Exercise description
Find the string "gives" in the records. Copy each line that has it.

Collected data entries
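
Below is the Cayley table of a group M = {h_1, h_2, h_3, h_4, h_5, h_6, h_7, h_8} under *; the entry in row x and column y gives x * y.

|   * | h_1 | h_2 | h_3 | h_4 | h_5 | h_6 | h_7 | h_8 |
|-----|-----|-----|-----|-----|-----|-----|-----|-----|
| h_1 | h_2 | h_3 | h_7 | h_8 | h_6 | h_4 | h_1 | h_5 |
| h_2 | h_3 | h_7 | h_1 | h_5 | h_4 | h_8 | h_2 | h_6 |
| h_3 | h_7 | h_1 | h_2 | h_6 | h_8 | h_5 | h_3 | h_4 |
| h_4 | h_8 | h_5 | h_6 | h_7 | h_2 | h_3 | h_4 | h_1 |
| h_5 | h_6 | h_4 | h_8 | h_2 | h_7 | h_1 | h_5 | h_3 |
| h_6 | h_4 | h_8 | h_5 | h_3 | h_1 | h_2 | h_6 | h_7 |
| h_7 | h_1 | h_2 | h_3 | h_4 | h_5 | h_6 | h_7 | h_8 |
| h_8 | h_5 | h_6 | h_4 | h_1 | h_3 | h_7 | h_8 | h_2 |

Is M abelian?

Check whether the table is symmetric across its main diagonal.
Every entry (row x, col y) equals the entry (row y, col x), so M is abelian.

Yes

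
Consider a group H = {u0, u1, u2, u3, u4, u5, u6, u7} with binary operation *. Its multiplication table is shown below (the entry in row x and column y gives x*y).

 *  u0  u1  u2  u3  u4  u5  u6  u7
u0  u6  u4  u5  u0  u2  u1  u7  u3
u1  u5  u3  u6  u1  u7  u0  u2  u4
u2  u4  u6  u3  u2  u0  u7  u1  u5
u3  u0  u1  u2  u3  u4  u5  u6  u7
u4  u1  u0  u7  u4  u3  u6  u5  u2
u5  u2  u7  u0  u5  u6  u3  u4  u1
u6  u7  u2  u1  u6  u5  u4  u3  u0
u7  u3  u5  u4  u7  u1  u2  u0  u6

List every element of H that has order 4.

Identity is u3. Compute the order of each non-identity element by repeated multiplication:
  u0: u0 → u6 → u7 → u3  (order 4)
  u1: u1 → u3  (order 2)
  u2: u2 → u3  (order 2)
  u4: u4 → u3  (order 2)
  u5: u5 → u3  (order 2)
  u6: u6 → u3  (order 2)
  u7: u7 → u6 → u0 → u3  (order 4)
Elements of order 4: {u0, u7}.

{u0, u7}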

...

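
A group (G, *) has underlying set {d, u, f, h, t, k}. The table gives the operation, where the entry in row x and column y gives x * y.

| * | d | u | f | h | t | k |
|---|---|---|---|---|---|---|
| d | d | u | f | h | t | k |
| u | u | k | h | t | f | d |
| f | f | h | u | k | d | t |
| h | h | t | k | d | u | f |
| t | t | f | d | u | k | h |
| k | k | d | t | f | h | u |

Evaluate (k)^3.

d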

Exercise output
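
Below is the Cayley table of a group M = {h_1, h_2, h_3, h_4, h_5, h_6, h_7, h_8} under *; the entry in row x and column y gives x * y.
Consider a group H = {u0, u1, u2, u3, u4, u5, u6, u7} with binary operation *. Its multiplication table is shown below (the entry in row x and column y gives x*y).
A group (G, *) has underlying set {d, u, f, h, t, k}. The table gives the operation, where the entry in row x and column y gives x * y.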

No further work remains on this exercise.